- Required work:
Every line in the records below with the string "case" needs to be copied out.

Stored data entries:
•••

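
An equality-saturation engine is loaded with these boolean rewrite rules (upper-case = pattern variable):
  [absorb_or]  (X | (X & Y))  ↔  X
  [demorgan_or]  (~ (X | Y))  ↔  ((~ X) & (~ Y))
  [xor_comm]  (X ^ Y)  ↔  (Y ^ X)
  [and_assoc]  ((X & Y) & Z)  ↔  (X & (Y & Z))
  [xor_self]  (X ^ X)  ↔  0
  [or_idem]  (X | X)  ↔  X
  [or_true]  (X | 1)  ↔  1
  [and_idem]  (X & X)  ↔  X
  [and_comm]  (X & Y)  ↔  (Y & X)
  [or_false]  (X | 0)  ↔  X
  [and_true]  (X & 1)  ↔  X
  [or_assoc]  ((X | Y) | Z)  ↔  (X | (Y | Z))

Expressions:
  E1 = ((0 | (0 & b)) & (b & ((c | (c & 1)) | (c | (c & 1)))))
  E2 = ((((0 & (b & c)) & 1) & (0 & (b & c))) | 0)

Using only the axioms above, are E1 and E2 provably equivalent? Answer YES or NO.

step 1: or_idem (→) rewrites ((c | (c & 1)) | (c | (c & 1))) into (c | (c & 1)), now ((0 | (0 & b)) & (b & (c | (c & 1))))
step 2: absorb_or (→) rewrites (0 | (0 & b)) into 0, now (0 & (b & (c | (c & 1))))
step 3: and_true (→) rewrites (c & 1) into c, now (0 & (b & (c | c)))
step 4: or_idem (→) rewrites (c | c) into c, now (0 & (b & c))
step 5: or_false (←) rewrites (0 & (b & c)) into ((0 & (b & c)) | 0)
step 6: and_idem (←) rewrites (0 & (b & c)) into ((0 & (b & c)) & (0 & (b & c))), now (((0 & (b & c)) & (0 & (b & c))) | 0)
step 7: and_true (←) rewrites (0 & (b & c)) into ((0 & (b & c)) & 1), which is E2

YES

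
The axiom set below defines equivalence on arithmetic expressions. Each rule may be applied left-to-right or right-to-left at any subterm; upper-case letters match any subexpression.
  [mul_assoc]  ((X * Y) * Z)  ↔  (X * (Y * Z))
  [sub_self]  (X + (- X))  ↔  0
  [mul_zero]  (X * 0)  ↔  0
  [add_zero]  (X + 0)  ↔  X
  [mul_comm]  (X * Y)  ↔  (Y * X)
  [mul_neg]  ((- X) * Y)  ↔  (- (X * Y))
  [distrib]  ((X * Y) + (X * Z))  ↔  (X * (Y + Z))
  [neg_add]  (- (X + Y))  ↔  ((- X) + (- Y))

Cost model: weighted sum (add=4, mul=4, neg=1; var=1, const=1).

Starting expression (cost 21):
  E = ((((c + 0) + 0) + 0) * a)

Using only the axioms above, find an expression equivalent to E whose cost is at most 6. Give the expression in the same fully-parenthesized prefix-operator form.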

•••

- Answer space:
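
An equality-saturation engine is loaded with these boolean rewrite rules (upper-case = pattern variable):
The axiom set below defines equivalence on arithmetic expressions. Each rule may be applied left-to-right or right-to-left at any subterm; upper-case letters match any subexpression.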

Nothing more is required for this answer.